• **Problem to solve**: Go through the lines below and transcribe each one exactly.

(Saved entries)
BEGIN
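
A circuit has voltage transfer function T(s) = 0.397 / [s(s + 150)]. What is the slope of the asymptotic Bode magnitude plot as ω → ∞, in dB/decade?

-40 dB/decade

With 0 zeros and 2 poles, the high-frequency asymptotic slope is 20 × (0 − 2) = -40 dB/decade.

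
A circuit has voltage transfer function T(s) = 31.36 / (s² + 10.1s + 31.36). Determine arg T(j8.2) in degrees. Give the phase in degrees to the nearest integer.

∠[(j8.2)² + 10.1(j8.2) + 31.36] = ∠[-35.88 + j82.82] = 113.42°
∠T(j8.2) = −113.42° = -113.42°

-113°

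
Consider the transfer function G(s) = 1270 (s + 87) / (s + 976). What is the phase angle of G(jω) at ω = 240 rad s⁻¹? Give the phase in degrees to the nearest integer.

∠(j240 + 87) = arctan(240/87) = 70.07°
∠(j240 + 976) = arctan(240/976) = 13.82°
∠G(j240) = 70.07° − 13.82° = 56.26°

56°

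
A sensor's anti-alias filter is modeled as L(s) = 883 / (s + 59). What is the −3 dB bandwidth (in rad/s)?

For a single-pole low-pass, the −3 dB point is at the pole: ω = 59 rad/s.

59 rad/s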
END
• **Your solution**:
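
A circuit has voltage transfer function T(s) = 0.397 / [s(s + 150)]. What is the slope of the asymptotic Bode magnitude plot as ω → ∞, in dB/decade?

-40 dB/decade

With 0 zeros and 2 poles, the high-frequency asymptotic slope is 20 × (0 − 2) = -40 dB/decade.

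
A circuit has voltage transfer function T(s) = 31.36 / (s² + 10.1s + 31.36). Determine arg T(j8.2) in degrees. Give the phase in degrees to the nearest integer.

∠[(j8.2)² + 10.1(j8.2) + 31.36] = ∠[-35.88 + j82.82] = 113.42°
∠T(j8.2) = −113.42° = -113.42°

-113°

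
Consider the transfer function G(s) = 1270 (s + 87) / (s + 976). What is the phase angle of G(jω) at ω = 240 rad s⁻¹? Give the phase in degrees to the nearest integer.

∠(j240 + 87) = arctan(240/87) = 70.07°
∠(j240 + 976) = arctan(240/976) = 13.82°
∠G(j240) = 70.07° − 13.82° = 56.26°

56°

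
A sensor's anti-alias filter is modeled as L(s) = 883 / (s + 59). What is the −3 dB bandwidth (in rad/s)?

For a single-pole low-pass, the −3 dB point is at the pole: ω = 59 rad/s.

59 rad/s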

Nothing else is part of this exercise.